» Task to complete: The answer must be an exact reproduction of all the entries.
======== Extracted material ========
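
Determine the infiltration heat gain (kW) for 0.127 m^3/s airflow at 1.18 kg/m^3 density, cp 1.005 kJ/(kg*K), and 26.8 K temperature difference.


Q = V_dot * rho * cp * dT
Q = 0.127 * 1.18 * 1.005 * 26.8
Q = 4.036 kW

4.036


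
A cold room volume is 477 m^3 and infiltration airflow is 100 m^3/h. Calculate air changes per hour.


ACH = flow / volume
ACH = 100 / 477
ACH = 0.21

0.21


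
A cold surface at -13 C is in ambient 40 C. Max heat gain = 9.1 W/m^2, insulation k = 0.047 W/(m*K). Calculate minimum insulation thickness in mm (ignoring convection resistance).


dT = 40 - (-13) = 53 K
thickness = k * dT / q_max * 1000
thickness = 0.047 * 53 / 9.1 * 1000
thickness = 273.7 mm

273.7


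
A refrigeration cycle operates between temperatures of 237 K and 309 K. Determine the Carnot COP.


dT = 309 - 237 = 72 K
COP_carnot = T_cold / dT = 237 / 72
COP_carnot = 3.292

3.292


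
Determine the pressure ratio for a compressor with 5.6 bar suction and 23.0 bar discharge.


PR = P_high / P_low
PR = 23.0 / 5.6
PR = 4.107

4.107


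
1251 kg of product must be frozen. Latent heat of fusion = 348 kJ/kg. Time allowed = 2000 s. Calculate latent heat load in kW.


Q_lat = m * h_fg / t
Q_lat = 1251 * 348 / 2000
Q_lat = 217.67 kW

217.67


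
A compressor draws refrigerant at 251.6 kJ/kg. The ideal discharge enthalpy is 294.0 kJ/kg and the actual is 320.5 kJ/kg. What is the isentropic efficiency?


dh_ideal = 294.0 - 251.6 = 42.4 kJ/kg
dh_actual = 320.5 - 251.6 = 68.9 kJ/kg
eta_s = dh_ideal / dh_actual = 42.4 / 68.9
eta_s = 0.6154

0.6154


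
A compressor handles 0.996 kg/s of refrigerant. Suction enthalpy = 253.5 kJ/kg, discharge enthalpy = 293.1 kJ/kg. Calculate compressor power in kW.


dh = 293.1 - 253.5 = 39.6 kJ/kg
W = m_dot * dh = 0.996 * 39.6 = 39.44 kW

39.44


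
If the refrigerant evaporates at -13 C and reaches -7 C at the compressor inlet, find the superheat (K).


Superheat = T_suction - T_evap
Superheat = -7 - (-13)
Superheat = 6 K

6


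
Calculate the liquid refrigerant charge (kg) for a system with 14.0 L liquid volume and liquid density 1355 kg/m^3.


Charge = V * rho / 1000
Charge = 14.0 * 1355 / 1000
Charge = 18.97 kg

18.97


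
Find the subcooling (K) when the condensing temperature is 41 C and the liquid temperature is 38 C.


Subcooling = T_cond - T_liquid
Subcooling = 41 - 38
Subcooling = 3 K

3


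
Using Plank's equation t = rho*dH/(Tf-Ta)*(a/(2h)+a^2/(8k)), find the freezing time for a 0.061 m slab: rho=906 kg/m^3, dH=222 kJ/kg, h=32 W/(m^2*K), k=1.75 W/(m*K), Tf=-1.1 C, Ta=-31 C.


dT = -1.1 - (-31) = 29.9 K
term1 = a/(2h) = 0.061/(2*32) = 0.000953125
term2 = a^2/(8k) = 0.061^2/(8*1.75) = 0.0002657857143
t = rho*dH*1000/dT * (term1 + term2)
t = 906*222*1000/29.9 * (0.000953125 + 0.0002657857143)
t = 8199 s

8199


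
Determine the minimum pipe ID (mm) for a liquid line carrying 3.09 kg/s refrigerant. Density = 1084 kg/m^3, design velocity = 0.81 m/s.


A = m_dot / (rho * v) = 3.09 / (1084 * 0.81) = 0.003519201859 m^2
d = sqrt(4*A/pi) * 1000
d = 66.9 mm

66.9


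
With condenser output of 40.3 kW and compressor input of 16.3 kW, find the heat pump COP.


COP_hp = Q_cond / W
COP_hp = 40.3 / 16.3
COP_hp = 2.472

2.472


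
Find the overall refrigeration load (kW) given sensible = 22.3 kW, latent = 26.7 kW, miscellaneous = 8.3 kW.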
========
» Answer box:
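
Determine the infiltration heat gain (kW) for 0.127 m^3/s airflow at 1.18 kg/m^3 density, cp 1.005 kJ/(kg*K), and 26.8 K temperature difference.


Q = V_dot * rho * cp * dT
Q = 0.127 * 1.18 * 1.005 * 26.8
Q = 4.036 kW

4.036


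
A cold room volume is 477 m^3 and infiltration airflow is 100 m^3/h. Calculate air changes per hour.


ACH = flow / volume
ACH = 100 / 477
ACH = 0.21

0.21


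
A cold surface at -13 C is in ambient 40 C. Max heat gain = 9.1 W/m^2, insulation k = 0.047 W/(m*K). Calculate minimum insulation thickness in mm (ignoring convection resistance).


dT = 40 - (-13) = 53 K
thickness = k * dT / q_max * 1000
thickness = 0.047 * 53 / 9.1 * 1000
thickness = 273.7 mm

273.7


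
A refrigeration cycle operates between temperatures of 237 K and 309 K. Determine the Carnot COP.


dT = 309 - 237 = 72 K
COP_carnot = T_cold / dT = 237 / 72
COP_carnot = 3.292

3.292


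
Determine the pressure ratio for a compressor with 5.6 bar suction and 23.0 bar discharge.


PR = P_high / P_low
PR = 23.0 / 5.6
PR = 4.107

4.107


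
1251 kg of product must be frozen. Latent heat of fusion = 348 kJ/kg. Time allowed = 2000 s. Calculate latent heat load in kW.


Q_lat = m * h_fg / t
Q_lat = 1251 * 348 / 2000
Q_lat = 217.67 kW

217.67


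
A compressor draws refrigerant at 251.6 kJ/kg. The ideal discharge enthalpy is 294.0 kJ/kg and the actual is 320.5 kJ/kg. What is the isentropic efficiency?


dh_ideal = 294.0 - 251.6 = 42.4 kJ/kg
dh_actual = 320.5 - 251.6 = 68.9 kJ/kg
eta_s = dh_ideal / dh_actual = 42.4 / 68.9
eta_s = 0.6154

0.6154


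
A compressor handles 0.996 kg/s of refrigerant. Suction enthalpy = 253.5 kJ/kg, discharge enthalpy = 293.1 kJ/kg. Calculate compressor power in kW.


dh = 293.1 - 253.5 = 39.6 kJ/kg
W = m_dot * dh = 0.996 * 39.6 = 39.44 kW

39.44


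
If the refrigerant evaporates at -13 C and reaches -7 C at the compressor inlet, find the superheat (K).


Superheat = T_suction - T_evap
Superheat = -7 - (-13)
Superheat = 6 K

6


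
Calculate the liquid refrigerant charge (kg) for a system with 14.0 L liquid volume and liquid density 1355 kg/m^3.


Charge = V * rho / 1000
Charge = 14.0 * 1355 / 1000
Charge = 18.97 kg

18.97


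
Find the subcooling (K) when the condensing temperature is 41 C and the liquid temperature is 38 C.


Subcooling = T_cond - T_liquid
Subcooling = 41 - 38
Subcooling = 3 K

3


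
Using Plank's equation t = rho*dH/(Tf-Ta)*(a/(2h)+a^2/(8k)), find the freezing time for a 0.061 m slab: rho=906 kg/m^3, dH=222 kJ/kg, h=32 W/(m^2*K), k=1.75 W/(m*K), Tf=-1.1 C, Ta=-31 C.


dT = -1.1 - (-31) = 29.9 K
term1 = a/(2h) = 0.061/(2*32) = 0.000953125
term2 = a^2/(8k) = 0.061^2/(8*1.75) = 0.0002657857143
t = rho*dH*1000/dT * (term1 + term2)
t = 906*222*1000/29.9 * (0.000953125 + 0.0002657857143)
t = 8199 s

8199


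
Determine the minimum pipe ID (mm) for a liquid line carrying 3.09 kg/s refrigerant. Density = 1084 kg/m^3, design velocity = 0.81 m/s.


A = m_dot / (rho * v) = 3.09 / (1084 * 0.81) = 0.003519201859 m^2
d = sqrt(4*A/pi) * 1000
d = 66.9 mm

66.9


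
With condenser output of 40.3 kW and compressor input of 16.3 kW, find the heat pump COP.


COP_hp = Q_cond / W
COP_hp = 40.3 / 16.3
COP_hp = 2.472

2.472


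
Find the overall refrigeration load (kW) given sensible = 22.3 kW, latent = 26.7 kW, miscellaneous = 8.3 kW.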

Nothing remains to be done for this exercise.